> _PROBLEM DETAILS_
The lines from the one with "A store hands" through the last line below are to be copied exactly; no other lines are to be returned.

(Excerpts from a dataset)
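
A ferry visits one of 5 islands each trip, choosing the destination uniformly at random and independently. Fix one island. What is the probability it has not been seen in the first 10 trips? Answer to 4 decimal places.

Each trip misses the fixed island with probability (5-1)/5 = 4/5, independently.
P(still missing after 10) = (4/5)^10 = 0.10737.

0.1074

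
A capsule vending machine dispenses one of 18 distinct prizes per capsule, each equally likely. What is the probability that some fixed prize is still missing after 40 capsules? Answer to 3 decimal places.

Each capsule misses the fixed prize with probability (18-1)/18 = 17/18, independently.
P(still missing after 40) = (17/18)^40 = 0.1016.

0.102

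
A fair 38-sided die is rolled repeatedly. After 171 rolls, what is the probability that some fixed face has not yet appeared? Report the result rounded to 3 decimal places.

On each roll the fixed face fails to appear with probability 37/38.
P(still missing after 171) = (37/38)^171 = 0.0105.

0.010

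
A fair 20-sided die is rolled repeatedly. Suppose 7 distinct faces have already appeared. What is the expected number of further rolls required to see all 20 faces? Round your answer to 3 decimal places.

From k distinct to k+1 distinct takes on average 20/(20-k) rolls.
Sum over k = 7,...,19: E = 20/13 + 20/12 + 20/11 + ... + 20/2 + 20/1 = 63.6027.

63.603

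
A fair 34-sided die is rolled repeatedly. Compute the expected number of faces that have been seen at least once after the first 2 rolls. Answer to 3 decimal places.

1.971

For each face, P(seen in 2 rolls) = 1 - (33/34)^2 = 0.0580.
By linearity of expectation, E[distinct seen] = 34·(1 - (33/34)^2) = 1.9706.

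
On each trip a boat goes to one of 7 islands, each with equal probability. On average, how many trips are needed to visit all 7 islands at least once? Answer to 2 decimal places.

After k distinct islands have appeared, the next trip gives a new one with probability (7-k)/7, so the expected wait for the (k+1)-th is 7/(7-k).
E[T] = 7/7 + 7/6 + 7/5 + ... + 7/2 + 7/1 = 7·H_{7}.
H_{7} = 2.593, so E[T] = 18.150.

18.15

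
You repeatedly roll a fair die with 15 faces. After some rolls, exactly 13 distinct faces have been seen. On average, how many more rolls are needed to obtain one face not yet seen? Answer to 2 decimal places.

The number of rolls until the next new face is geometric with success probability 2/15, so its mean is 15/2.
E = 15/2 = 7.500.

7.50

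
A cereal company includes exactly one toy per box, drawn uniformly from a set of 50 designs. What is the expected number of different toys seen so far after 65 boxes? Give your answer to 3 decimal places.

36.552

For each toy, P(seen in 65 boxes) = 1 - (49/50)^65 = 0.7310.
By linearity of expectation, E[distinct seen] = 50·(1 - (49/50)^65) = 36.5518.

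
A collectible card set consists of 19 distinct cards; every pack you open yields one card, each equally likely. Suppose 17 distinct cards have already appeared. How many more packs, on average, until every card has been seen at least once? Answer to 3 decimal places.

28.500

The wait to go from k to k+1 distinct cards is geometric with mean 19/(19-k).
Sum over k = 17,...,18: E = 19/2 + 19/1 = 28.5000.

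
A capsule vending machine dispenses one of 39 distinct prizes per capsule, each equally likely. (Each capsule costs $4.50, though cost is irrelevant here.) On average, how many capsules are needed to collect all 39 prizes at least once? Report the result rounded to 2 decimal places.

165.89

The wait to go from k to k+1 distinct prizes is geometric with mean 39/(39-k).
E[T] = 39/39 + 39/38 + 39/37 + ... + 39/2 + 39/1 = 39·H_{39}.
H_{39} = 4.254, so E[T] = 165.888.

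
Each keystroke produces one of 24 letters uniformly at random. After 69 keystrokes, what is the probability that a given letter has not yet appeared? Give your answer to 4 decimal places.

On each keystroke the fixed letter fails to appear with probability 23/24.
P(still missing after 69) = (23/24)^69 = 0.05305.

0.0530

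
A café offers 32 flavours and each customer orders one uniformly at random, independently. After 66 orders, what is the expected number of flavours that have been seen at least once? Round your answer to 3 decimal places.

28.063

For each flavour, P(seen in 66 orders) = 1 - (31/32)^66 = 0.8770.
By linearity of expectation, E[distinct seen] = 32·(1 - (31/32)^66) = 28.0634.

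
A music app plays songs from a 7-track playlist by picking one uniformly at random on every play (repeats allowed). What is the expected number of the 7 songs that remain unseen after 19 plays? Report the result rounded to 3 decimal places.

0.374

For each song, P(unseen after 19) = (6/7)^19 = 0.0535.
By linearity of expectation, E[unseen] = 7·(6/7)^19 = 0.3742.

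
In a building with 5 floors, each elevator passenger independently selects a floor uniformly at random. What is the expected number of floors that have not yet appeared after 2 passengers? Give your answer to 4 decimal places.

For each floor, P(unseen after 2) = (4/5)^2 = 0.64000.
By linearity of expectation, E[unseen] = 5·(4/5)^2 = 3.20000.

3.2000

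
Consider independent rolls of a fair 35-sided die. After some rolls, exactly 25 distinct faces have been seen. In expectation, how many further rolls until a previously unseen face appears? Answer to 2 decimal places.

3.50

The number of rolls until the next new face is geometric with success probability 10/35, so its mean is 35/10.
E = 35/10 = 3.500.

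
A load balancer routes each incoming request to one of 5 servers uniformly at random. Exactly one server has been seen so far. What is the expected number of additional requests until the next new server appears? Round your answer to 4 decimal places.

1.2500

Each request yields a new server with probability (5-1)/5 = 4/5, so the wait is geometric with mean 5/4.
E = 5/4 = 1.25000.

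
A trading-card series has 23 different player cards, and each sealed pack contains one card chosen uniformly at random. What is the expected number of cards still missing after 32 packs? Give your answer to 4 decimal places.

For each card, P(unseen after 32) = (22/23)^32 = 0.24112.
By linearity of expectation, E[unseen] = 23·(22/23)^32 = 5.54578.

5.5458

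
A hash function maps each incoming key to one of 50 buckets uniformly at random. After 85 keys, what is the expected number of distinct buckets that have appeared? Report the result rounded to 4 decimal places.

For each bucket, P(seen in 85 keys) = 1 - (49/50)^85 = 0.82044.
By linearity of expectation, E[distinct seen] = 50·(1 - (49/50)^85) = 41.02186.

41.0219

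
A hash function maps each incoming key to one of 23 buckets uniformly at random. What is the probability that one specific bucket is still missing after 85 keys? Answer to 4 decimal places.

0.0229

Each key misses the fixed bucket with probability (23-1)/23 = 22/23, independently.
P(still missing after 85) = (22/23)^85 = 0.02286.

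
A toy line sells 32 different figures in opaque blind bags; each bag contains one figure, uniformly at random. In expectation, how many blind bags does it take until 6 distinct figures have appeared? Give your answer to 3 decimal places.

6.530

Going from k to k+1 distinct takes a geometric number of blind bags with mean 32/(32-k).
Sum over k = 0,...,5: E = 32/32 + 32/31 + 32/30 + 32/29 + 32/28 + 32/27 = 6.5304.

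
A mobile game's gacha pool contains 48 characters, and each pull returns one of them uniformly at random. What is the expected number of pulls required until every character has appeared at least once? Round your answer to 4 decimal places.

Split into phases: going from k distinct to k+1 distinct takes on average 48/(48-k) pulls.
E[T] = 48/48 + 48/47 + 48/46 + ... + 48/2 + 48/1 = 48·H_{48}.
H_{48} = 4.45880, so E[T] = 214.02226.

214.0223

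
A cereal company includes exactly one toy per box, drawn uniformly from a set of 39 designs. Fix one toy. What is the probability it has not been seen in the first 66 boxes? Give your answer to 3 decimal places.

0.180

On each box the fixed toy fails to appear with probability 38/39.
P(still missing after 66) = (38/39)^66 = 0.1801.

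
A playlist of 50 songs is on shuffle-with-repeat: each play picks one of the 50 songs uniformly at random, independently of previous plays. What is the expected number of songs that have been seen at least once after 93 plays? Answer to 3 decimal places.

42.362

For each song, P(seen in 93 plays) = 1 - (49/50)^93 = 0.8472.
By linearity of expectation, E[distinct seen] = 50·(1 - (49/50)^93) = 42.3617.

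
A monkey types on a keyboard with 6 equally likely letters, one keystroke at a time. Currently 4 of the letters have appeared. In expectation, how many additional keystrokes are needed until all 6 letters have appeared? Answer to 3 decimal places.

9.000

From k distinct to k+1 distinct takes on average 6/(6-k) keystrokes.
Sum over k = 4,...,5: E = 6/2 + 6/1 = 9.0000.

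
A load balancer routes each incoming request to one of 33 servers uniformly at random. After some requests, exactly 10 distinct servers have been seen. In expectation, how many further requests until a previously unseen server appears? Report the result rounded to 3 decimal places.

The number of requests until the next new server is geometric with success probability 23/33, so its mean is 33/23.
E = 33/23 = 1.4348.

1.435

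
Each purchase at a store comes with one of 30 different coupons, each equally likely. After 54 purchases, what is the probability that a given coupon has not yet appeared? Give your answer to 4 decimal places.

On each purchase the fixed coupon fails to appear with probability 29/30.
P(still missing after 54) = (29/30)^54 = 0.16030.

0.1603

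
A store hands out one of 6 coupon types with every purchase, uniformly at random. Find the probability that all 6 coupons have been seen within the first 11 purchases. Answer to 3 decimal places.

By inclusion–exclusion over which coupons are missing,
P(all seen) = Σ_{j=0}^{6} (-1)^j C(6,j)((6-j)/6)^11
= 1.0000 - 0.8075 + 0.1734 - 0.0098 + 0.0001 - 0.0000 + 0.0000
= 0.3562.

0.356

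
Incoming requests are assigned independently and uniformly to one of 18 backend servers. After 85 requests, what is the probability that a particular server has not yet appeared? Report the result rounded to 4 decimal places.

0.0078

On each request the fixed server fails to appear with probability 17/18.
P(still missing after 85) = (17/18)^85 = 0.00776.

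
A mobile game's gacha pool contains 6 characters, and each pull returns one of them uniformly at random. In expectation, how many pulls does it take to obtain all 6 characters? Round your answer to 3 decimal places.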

> _EXERCISE ANSWER_
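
A store hands out one of 6 coupon types with every purchase, uniformly at random. Find the probability that all 6 coupons have been seen within the first 11 purchases. Answer to 3 decimal places.

By inclusion–exclusion over which coupons are missing,
P(all seen) = Σ_{j=0}^{6} (-1)^j C(6,j)((6-j)/6)^11
= 1.0000 - 0.8075 + 0.1734 - 0.0098 + 0.0001 - 0.0000 + 0.0000
= 0.3562.

0.356

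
Incoming requests are assigned independently and uniformly to one of 18 backend servers. After 85 requests, what is the probability that a particular server has not yet appeared? Report the result rounded to 4 decimal places.

0.0078

On each request the fixed server fails to appear with probability 17/18.
P(still missing after 85) = (17/18)^85 = 0.00776.

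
A mobile game's gacha pool contains 6 characters, and each pull returns one of them uniformly at random. In expectation, how many pulls does it take to obtain all 6 characters? Round your answer to 3 decimal places.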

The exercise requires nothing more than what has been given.